■ **Task statement**:
Once you find the line containing "weld metal (LRFD).", please retype it and every line after it to the end of the entries, exactly and with nothing added.

■ **Material shown**:
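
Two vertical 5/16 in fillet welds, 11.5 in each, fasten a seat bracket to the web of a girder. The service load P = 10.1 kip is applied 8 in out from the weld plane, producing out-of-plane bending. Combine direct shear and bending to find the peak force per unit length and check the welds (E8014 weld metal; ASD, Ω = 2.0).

E80XX → F_EXX = 80 ksi.
L_w = 2 × 11.5 = 23 in; section modulus (unit throat) S = 2 × L²/6 = 44.08 in².
Direct shear f_v = P/L_w = 10.1/23 = 0.4391 kip/in.
Moment M = P × e = 10.1 × 8 = 80.8 kip·in; bending f_b = M/S = 1.833 kip/in.
f_max = √(f_v² + f_b²) = √(0.4391² + 1.833²) = 1.885 kip/in.
r_n/Ω = (1/2.0) × 0.6 × 80 × (0.707 × 0.3125) = 5.302 kip/in → adequate.

f_max ≈ 1.88 kip/in; adequate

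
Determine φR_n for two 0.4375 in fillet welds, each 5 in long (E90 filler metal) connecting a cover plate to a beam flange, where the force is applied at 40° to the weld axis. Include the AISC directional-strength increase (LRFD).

E90XX → F_EXX = 90 ksi.
t_e = 0.707 × 0.4375 = 0.3093 in; A_we = 0.3093 × 10 = 3.093 in².
Directional factor: 1.0 + 0.5 sin^1.5(40°) = 1.258.
F_nw = 0.6 × 90 × 1.258 = 67.91 ksi.
φR_n = 0.75 × 67.91 × 3.093 = 157.6 kip.

φR_n ≈ 158 kip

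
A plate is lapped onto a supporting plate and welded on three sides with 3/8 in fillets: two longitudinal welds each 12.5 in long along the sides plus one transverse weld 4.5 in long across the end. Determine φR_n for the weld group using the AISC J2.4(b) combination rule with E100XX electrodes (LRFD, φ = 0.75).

E100XX → F_EXX = 100 ksi.
t_e = 0.707 × 0.375 = 0.2651 in.
R_nwl = 0.6 × 100 × 0.2651 × 25 = 397.7 kips (longitudinal, 2 welds).
R_nwt = 0.6 × 100 × 0.2651 × 4.5 = 71.58 kips (transverse, base value).
(i) R_nwl + R_nwt = 469.3 kips; (ii) 0.85 R_nwl + 1.5 R_nwt = 445.4 kips.
R_n = max = 469.3 kips [governs: (i)]; φR_n = 352 kips.

φR_n ≈ 352 kips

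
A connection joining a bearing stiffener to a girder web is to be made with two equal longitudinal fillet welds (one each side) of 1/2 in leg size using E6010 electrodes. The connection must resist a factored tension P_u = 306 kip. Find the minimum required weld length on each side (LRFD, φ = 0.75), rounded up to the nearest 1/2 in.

L = 16.5 in on each side

E60XX → F_EXX = 60 ksi.
Throat t_e = 0.707 × 0.5 = 0.3535 in.
φr_n = 0.75 × 0.6 × 60 × 0.3535 = 9.544 kip/in.
L_req = P_u / φr_n = 306 / 9.544 = 32.06 in total.
Per side: 32.06 / 2 = 16.03 in.
Round up → use L = 16.5 in on each side.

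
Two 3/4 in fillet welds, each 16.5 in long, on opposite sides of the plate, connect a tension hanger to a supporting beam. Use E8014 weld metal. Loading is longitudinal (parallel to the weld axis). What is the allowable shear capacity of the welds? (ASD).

R_n/Ω ≈ 420 kips

E80XX → F_EXX = 80 ksi.
Effective throat t_e = 0.707 × 0.75 = 0.5302 in.
Total length L = 33 in; A_we = 0.5302 × 33 = 17.5 in².
F_nw = 0.6 F_EXX = 0.6 × 80 = 48 ksi.
R_n = 48 × 17.5 = 839.9 kips; R_n/Ω = 839.9/2.0 = 420 kips.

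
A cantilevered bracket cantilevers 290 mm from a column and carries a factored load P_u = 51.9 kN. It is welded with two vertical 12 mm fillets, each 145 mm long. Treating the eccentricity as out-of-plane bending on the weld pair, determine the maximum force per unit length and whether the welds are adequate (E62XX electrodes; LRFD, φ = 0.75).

E62XX → F_EXX = 620 MPa.
L_w = 2 × 145 = 290 mm; section modulus (unit throat) S = 2 × L²/6 = 7008 mm².
Direct shear f_v = P/L_w = 51.9×10³/290 = 179 N/mm.
Moment M = P × e = 51.9×10³ × 290 = 15051000 N·mm; bending f_b = M/S = 2148 N/mm.
f_max = √(f_v² + f_b²) = √(179² + 2148²) = 2155 N/mm.
φr_n = 0.75 × 0.6 × 620 × (0.707 × 12) = 2367 N/mm → adequate.

f_max ≈ 2160 N/mm; adequate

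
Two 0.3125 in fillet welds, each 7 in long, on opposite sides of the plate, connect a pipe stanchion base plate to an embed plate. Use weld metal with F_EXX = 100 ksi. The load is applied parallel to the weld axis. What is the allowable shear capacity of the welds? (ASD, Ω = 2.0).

R_n/Ω ≈ 92.8 kip

Effective throat t_e = 0.707 × 0.3125 = 0.2209 in.
Total length L = 14 in; A_we = 0.2209 × 14 = 3.093 in².
F_nw = 0.6 F_EXX = 0.6 × 100 = 60 ksi.
R_n = 60 × 3.093 = 185.6 kip; R_n/Ω = 185.6/2.0 = 92.79 kip.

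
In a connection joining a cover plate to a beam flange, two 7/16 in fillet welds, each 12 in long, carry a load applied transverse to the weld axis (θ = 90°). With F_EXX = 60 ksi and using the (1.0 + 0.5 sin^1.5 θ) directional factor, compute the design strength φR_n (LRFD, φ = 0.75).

t_e = 0.707 × 0.4375 = 0.3093 in; A_we = 0.3093 × 24 = 7.423 in².
Directional factor: 1.0 + 0.5 sin^1.5(90°) = 1.5.
F_nw = 0.6 × 60 × 1.5 = 54 ksi.
φR_n = 0.75 × 54 × 7.423 = 300.7 kips.

φR_n ≈ 301 kips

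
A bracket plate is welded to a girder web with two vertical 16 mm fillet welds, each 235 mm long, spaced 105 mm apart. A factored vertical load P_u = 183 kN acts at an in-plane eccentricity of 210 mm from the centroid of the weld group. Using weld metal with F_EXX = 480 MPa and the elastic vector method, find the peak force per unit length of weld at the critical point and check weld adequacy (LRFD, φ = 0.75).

f_max ≈ 1630 N/mm; adequate

Total weld length L_w = 470 mm. Treat welds as unit-width lines.
Polar moment about centroid: J = 2[d³/12 + d(b/2)²] = 2[235³/12 + 235×52.5²] = 3458000 mm³.
Direct shear f_v = P/L_w = 183×10³ / 470 = 389.4 N/mm (vertical).
Torsion M = P·e = 183×10³ × 210 = 38430000 N·mm.
Critical point at (x, y) = (52.5, 117.5) from centroid. f_tx = M·y/J = 1306 N/mm; f_ty = M·x/J = 583.4 N/mm.
Resultant f_max = √[f_tx² + (f_v + f_ty)²] = √[1306² + (389.4 + 583.4)²] = 1628 N/mm.
Capacity per unit length: φr_n = 0.75 × 0.6 × 480 × (0.707 × 16) = 2443 N/mm.
1628 ≤ 2443 → adequate.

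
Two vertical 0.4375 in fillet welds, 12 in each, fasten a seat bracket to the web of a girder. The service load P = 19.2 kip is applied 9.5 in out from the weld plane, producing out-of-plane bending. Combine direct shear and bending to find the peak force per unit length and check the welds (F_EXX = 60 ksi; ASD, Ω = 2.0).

f_max ≈ 3.88 kip/in; adequate

L_w = 2 × 12 = 24 in; section modulus (unit throat) S = 2 × L²/6 = 48 in².
Direct shear f_v = P/L_w = 19.2/24 = 0.8 kip/in.
Moment M = P × e = 19.2 × 9.5 = 182.4 kip·in; bending f_b = M/S = 3.8 kip/in.
f_max = √(f_v² + f_b²) = √(0.8² + 3.8²) = 3.883 kip/in.
r_n/Ω = (1/2.0) × 0.6 × 60 × (0.707 × 0.4375) = 5.568 kip/in → adequate.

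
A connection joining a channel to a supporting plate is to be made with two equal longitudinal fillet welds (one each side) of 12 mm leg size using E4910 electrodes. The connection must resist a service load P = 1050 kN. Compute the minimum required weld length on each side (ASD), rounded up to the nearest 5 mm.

L = 425 mm on each side

E49XX → F_EXX = 490 MPa.
Throat t_e = 0.707 × 12 = 8.484 mm.
r_n/Ω = (0.6 × 490 × 8.484) / 2.0 = 1247 N/mm = 1.247 kN/mm.
L_req = P / (r_n/Ω) = 1050 / 1.247 = 841.9 mm total.
Per side: 841.9 / 2 = 421 mm.
Round up → use L = 425 mm on each side.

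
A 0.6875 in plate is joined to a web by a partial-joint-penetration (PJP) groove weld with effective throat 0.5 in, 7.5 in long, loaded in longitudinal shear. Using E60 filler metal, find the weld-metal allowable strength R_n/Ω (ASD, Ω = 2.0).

E60XX → F_EXX = 60 ksi.
Effective throat (given) t_e = 0.5 in.
A_we = 0.5 × 7.5 = 3.75 in².
F_nw = 0.6 F_EXX = 36 ksi.
R_n/Ω = (36 × 3.75) / 2.0 = 67.5 kip.

R_n/Ω ≈ 67.5 kip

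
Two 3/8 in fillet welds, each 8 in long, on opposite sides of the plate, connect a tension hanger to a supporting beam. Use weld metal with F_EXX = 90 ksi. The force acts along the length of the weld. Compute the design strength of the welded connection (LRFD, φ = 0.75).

φR_n ≈ 172 kip

Effective throat t_e = 0.707 × 0.375 = 0.2651 in.
Total length L = 16 in; A_we = 0.2651 × 16 = 4.242 in².
F_nw = 0.6 F_EXX = 0.6 × 90 = 54 ksi.
φR_n = 0.75 × 54 × 4.242 = 171.8 kip.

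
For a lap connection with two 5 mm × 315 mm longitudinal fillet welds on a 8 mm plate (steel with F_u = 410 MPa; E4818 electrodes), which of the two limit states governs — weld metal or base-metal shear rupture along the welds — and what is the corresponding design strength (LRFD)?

E48XX → F_EXX = 480 MPa.
t_e = 0.707 × 5 = 3.535 mm; L = 630 mm.
Weld metal: φR_n = 0.75 × 0.6 × 480 × 3.535 × 630 × 10⁻³ = 481 kN.
Base metal (shear rupture): φR_n = 0.75 × 0.6 × 410 × 8 × 630 × 10⁻³ = 929.9 kN.
Governing: weld metal.

φR_n ≈ 481 kN (weld metal governs)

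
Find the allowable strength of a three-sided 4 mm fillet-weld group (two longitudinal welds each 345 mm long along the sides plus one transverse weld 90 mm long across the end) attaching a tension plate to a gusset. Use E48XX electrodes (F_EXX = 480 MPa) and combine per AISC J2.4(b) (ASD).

R_n/Ω ≈ 318 kN

t_e = 0.707 × 4 = 2.828 mm.
R_nwl = 0.6 × 480 × 2.828 × 690 × 10⁻³ = 562 kN (longitudinal, 2 welds).
R_nwt = 0.6 × 480 × 2.828 × 90 × 10⁻³ = 73.3 kN (transverse, base value).
(i) R_nwl + R_nwt = 635.3 kN; (ii) 0.85 R_nwl + 1.5 R_nwt = 587.6 kN.
R_n = max = 635.3 kN [governs: (i)]; R_n/Ω = 317.6 kN.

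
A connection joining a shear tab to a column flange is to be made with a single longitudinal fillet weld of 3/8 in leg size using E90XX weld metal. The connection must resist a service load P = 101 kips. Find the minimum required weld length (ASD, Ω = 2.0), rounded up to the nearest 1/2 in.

E90XX → F_EXX = 90 ksi.
Throat t_e = 0.707 × 0.375 = 0.2651 in.
r_n/Ω = (0.6 × 90 × 0.2651) / 2.0 = 7.158 kip/in.
L_req = P / (r_n/Ω) = 101 / 7.158 = 14.11 in total.
Round up → use L = 14.5 in.

L = 14.5 in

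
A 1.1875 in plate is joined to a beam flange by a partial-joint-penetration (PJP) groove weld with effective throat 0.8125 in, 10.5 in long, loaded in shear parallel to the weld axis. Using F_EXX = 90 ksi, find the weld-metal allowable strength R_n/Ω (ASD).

Effective throat (given) t_e = 0.8125 in.
A_we = 0.8125 × 10.5 = 8.531 in².
F_nw = 0.6 F_EXX = 54 ksi.
R_n/Ω = (54 × 8.531) / 2.0 = 230.3 kips.

R_n/Ω ≈ 230 kips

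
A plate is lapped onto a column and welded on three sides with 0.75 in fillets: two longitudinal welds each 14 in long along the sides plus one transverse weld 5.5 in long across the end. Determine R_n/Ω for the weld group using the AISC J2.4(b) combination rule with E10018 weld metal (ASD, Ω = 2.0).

E100XX → F_EXX = 100 ksi.
t_e = 0.707 × 0.75 = 0.5302 in.
R_nwl = 0.6 × 100 × 0.5302 × 28 = 890.8 kip (longitudinal, 2 welds).
R_nwt = 0.6 × 100 × 0.5302 × 5.5 = 175 kip (transverse, base value).
(i) R_nwl + R_nwt = 1066 kip; (ii) 0.85 R_nwl + 1.5 R_nwt = 1020 kip.
R_n = max = 1066 kip [governs: (i)]; R_n/Ω = 532.9 kip.

R_n/Ω ≈ 533 kip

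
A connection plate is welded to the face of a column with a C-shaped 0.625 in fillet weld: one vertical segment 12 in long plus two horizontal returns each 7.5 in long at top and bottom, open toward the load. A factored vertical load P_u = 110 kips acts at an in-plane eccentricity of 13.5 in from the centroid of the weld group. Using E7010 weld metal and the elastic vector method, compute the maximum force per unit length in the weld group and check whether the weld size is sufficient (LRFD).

E70XX → F_EXX = 70 ksi.
Total weld length L_w = 27 in. Treat welds as unit-width lines.
Centroid: x̄ = 2×7.5×3.75 / 27 = 2.083 in from the vertical weld.
Polar moment about centroid: J = I_x + I_y = [12³/12 + 2×7.5×6²] + [12×2.083² + 2(7.5³/12 + 7.5×1.667²)] = 848.1 in³.
Direct shear f_v = P/L_w = 110 / 27 = 4.074 kip/in (vertical).
Torsion M = P·e = 110 × 13.5 = 1485 kip·in.
Critical point at (x, y) = (5.417, 6) from centroid. f_tx = M·y/J = 10.51 kip/in; f_ty = M·x/J = 9.485 kip/in.
Resultant f_max = √[f_tx² + (f_v + f_ty)²] = √[10.51² + (4.074 + 9.485)²] = 17.15 kip/in.
Capacity per unit length: φr_n = 0.75 × 0.6 × 70 × (0.707 × 0.625) = 13.92 kip/in.
17.15 > 13.92 → NOT adequate.

f_max ≈ 17.2 kip/in; NOT adequate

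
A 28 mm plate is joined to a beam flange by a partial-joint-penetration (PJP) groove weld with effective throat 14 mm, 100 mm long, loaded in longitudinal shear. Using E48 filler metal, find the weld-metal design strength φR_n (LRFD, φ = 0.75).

E48XX → F_EXX = 480 MPa.
Effective throat (given) t_e = 14 mm.
A_we = 14 × 100 = 1400 mm².
F_nw = 0.6 F_EXX = 288 MPa.
φR_n = 0.75 × 288 × 1400 × 10⁻³ = 302.4 kN.

φR_n ≈ 302 kN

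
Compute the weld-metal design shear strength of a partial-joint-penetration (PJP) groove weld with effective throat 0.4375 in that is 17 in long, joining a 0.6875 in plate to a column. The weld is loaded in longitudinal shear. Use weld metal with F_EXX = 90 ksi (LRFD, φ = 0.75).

φR_n ≈ 301 kips

Effective throat (given) t_e = 0.4375 in.
A_we = 0.4375 × 17 = 7.438 in².
F_nw = 0.6 F_EXX = 54 ksi.
φR_n = 0.75 × 54 × 7.438 = 301.2 kips.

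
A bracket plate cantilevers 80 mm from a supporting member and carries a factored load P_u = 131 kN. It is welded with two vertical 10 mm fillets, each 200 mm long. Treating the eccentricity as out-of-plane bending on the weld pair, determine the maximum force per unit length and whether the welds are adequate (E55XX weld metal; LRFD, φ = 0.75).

f_max ≈ 852 N/mm; adequate

E55XX → F_EXX = 550 MPa.
L_w = 2 × 200 = 400 mm; section modulus (unit throat) S = 2 × L²/6 = 13330 mm².
Direct shear f_v = P/L_w = 131×10³/400 = 327.5 N/mm.
Moment M = P × e = 131×10³ × 80 = 10480000 N·mm; bending f_b = M/S = 786 N/mm.
f_max = √(f_v² + f_b²) = √(327.5² + 786²) = 851.5 N/mm.
φr_n = 0.75 × 0.6 × 550 × (0.707 × 10) = 1750 N/mm → adequate.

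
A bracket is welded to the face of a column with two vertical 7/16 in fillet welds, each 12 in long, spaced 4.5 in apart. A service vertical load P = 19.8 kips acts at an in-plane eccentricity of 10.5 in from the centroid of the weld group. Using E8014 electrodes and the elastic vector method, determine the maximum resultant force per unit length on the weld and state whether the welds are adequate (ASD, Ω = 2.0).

E80XX → F_EXX = 80 ksi.
Total weld length L_w = 24 in. Treat welds as unit-width lines.
Polar moment about centroid: J = 2[d³/12 + d(b/2)²] = 2[12³/12 + 12×2.25²] = 409.5 in³.
Direct shear f_v = P/L_w = 19.8 / 24 = 0.825 kip/in (vertical).
Torsion M = P·e = 19.8 × 10.5 = 207.9 kip·in.
Critical point at (x, y) = (2.25, 6) from centroid. f_tx = M·y/J = 3.046 kip/in; f_ty = M·x/J = 1.142 kip/in.
Resultant f_max = √[f_tx² + (f_v + f_ty)²] = √[3.046² + (0.825 + 1.142)²] = 3.626 kip/in.
Capacity per unit length: r_n/Ω = (1/2.0) × 0.6 × 80 × (0.707 × 0.4375) = 7.423 kip/in.
3.626 ≤ 7.423 → adequate.

f_max ≈ 3.63 kip/in; adequate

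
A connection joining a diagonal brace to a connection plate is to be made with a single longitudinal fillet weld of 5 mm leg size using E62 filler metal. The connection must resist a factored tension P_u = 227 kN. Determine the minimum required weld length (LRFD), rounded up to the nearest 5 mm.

E62XX → F_EXX = 620 MPa.
Throat t_e = 0.707 × 5 = 3.535 mm.
φr_n = 0.75 × 0.6 × 620 × 3.535 × 10⁻³ = 0.9863 kN/mm.
L_req = P_u / φr_n = 227 / 0.9863 = 230.2 mm total.
Round up → use L = 235 mm.

L = 235 mm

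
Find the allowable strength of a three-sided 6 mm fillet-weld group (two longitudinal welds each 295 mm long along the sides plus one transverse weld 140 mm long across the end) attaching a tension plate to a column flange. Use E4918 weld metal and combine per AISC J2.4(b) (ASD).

E49XX → F_EXX = 490 MPa.
t_e = 0.707 × 6 = 4.242 mm.
R_nwl = 0.6 × 490 × 4.242 × 590 × 10⁻³ = 735.8 kN (longitudinal, 2 welds).
R_nwt = 0.6 × 490 × 4.242 × 140 × 10⁻³ = 174.6 kN (transverse, base value).
(i) R_nwl + R_nwt = 910.4 kN; (ii) 0.85 R_nwl + 1.5 R_nwt = 887.3 kN.
R_n = max = 910.4 kN [governs: (i)]; R_n/Ω = 455.2 kN.

R_n/Ω ≈ 455 kN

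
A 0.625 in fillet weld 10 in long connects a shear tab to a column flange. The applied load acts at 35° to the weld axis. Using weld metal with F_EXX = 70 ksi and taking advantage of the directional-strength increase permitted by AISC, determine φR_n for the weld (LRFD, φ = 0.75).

φR_n ≈ 169 kip

t_e = 0.707 × 0.625 = 0.4419 in; A_we = 0.4419 × 10 = 4.419 in².
Directional factor: 1.0 + 0.5 sin^1.5(35°) = 1.217.
F_nw = 0.6 × 70 × 1.217 = 51.12 ksi.
φR_n = 0.75 × 51.12 × 4.419 = 169.4 kip.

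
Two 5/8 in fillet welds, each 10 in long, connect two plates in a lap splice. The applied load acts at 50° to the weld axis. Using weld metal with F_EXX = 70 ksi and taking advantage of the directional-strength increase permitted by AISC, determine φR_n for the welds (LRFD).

φR_n ≈ 372 kip

t_e = 0.707 × 0.625 = 0.4419 in; A_we = 0.4419 × 20 = 8.837 in².
Directional factor: 1.0 + 0.5 sin^1.5(50°) = 1.335.
F_nw = 0.6 × 70 × 1.335 = 56.08 ksi.
φR_n = 0.75 × 56.08 × 8.837 = 371.7 kip.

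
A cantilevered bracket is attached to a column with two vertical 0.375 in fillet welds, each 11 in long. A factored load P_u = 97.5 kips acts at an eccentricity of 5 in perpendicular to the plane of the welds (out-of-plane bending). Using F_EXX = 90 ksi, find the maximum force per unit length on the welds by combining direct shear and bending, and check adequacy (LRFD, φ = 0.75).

L_w = 2 × 11 = 22 in; section modulus (unit throat) S = 2 × L²/6 = 40.33 in².
Direct shear f_v = P/L_w = 97.5/22 = 4.432 kip/in.
Moment M = P × e = 97.5 × 5 = 487.5 kip·in; bending f_b = M/S = 12.09 kip/in.
f_max = √(f_v² + f_b²) = √(4.432² + 12.09²) = 12.87 kip/in.
φr_n = 0.75 × 0.6 × 90 × (0.707 × 0.375) = 10.74 kip/in → NOT adequate.

f_max ≈ 12.9 kip/in; NOT adequate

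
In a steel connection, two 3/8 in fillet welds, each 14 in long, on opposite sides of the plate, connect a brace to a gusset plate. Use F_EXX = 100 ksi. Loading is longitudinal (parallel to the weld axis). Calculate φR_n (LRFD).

φR_n ≈ 334 kips

Effective throat t_e = 0.707 × 0.375 = 0.2651 in.
Total length L = 28 in; A_we = 0.2651 × 28 = 7.423 in².
F_nw = 0.6 F_EXX = 0.6 × 100 = 60 ksi.
φR_n = 0.75 × 60 × 7.423 = 334.1 kips.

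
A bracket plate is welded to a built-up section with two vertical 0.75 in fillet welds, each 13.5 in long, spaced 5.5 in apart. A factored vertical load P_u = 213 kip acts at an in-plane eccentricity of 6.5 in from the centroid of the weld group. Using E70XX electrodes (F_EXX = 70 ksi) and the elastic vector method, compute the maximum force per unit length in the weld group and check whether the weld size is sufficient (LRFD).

Total weld length L_w = 27 in. Treat welds as unit-width lines.
Polar moment about centroid: J = 2[d³/12 + d(b/2)²] = 2[13.5³/12 + 13.5×2.75²] = 614.2 in³.
Direct shear f_v = P/L_w = 213 / 27 = 7.889 kip/in (vertical).
Torsion M = P·e = 213 × 6.5 = 1384.5 kip·in.
Critical point at (x, y) = (2.75, 6.75) from centroid. f_tx = M·y/J = 15.21 kip/in; f_ty = M·x/J = 6.198 kip/in.
Resultant f_max = √[f_tx² + (f_v + f_ty)²] = √[15.21² + (7.889 + 6.198)²] = 20.73 kip/in.
Capacity per unit length: φr_n = 0.75 × 0.6 × 70 × (0.707 × 0.75) = 16.7 kip/in.
20.73 > 16.7 → NOT adequate.

f_max ≈ 20.7 kip/in; NOT adequate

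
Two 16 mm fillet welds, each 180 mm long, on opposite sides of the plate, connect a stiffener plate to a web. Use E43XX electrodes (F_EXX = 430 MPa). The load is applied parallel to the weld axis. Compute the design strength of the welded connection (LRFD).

Effective throat t_e = 0.707 × 16 = 11.31 mm.
Total length L = 360 mm; A_we = 11.31 × 360 = 4072 mm².
F_nw = 0.6 F_EXX = 0.6 × 430 = 258 MPa.
φR_n = 0.75 × 258 × 4072 × 10⁻³ = 788 kN.

φR_n ≈ 788 kN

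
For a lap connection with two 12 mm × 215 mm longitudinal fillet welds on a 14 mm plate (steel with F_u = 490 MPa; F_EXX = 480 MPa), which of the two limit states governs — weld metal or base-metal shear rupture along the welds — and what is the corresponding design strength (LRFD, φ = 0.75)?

t_e = 0.707 × 12 = 8.484 mm; L = 430 mm.
Weld metal: φR_n = 0.75 × 0.6 × 480 × 8.484 × 430 × 10⁻³ = 788 kN.
Base metal (shear rupture): φR_n = 0.75 × 0.6 × 490 × 14 × 430 × 10⁻³ = 1327 kN.
Governing: weld metal.

φR_n ≈ 788 kN (weld metal governs)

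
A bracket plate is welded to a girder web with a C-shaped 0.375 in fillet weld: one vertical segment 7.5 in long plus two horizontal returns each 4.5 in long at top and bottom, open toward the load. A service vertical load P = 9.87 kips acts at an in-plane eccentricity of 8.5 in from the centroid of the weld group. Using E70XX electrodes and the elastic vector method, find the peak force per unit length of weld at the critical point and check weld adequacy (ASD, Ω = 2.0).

f_max ≈ 2.55 kip/in; adequate

E70XX → F_EXX = 70 ksi.
Total weld length L_w = 16.5 in. Treat welds as unit-width lines.
Centroid: x̄ = 2×4.5×2.25 / 16.5 = 1.227 in from the vertical weld.
Polar moment about centroid: J = I_x + I_y = [7.5³/12 + 2×4.5×3.75²] + [7.5×1.227² + 2(4.5³/12 + 4.5×1.023²)] = 197.6 in³.
Direct shear f_v = P/L_w = 9.87 / 16.5 = 0.5982 kip/in (vertical).
Torsion M = P·e = 9.87 × 8.5 = 83.895 kip·in.
Critical point at (x, y) = (3.273, 3.75) from centroid. f_tx = M·y/J = 1.592 kip/in; f_ty = M·x/J = 1.389 kip/in.
Resultant f_max = √[f_tx² + (f_v + f_ty)²] = √[1.592² + (0.5982 + 1.389)²] = 2.547 kip/in.
Capacity per unit length: r_n/Ω = (1/2.0) × 0.6 × 70 × (0.707 × 0.375) = 5.568 kip/in.
2.547 ≤ 5.568 → adequate.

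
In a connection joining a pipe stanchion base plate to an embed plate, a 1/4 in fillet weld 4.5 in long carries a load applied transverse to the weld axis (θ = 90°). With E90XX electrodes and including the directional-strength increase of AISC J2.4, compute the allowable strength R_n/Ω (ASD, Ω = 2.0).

R_n/Ω ≈ 32.2 kip

E90XX → F_EXX = 90 ksi.
t_e = 0.707 × 0.25 = 0.1767 in; A_we = 0.1767 × 4.5 = 0.7954 in².
Directional factor: 1.0 + 0.5 sin^1.5(90°) = 1.5.
F_nw = 0.6 × 90 × 1.5 = 81 ksi.
R_n/Ω = (81 × 0.7954) / 2.0 = 32.21 kip.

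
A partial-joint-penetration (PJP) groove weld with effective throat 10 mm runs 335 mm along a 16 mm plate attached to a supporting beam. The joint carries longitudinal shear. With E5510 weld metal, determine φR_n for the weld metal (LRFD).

φR_n ≈ 829 kN

E55XX → F_EXX = 550 MPa.
Effective throat (given) t_e = 10 mm.
A_we = 10 × 335 = 3350 mm².
F_nw = 0.6 F_EXX = 330 MPa.
φR_n = 0.75 × 330 × 3350 × 10⁻³ = 829.1 kN.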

■ **Solution to this task**:
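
A partial-joint-penetration (PJP) groove weld with effective throat 10 mm runs 335 mm along a 16 mm plate attached to a supporting beam. The joint carries longitudinal shear. With E5510 weld metal, determine φR_n for the weld metal (LRFD).

φR_n ≈ 829 kN

E55XX → F_EXX = 550 MPa.
Effective throat (given) t_e = 10 mm.
A_we = 10 × 335 = 3350 mm².
F_nw = 0.6 F_EXX = 330 MPa.
φR_n = 0.75 × 330 × 3350 × 10⁻³ = 829.1 kN.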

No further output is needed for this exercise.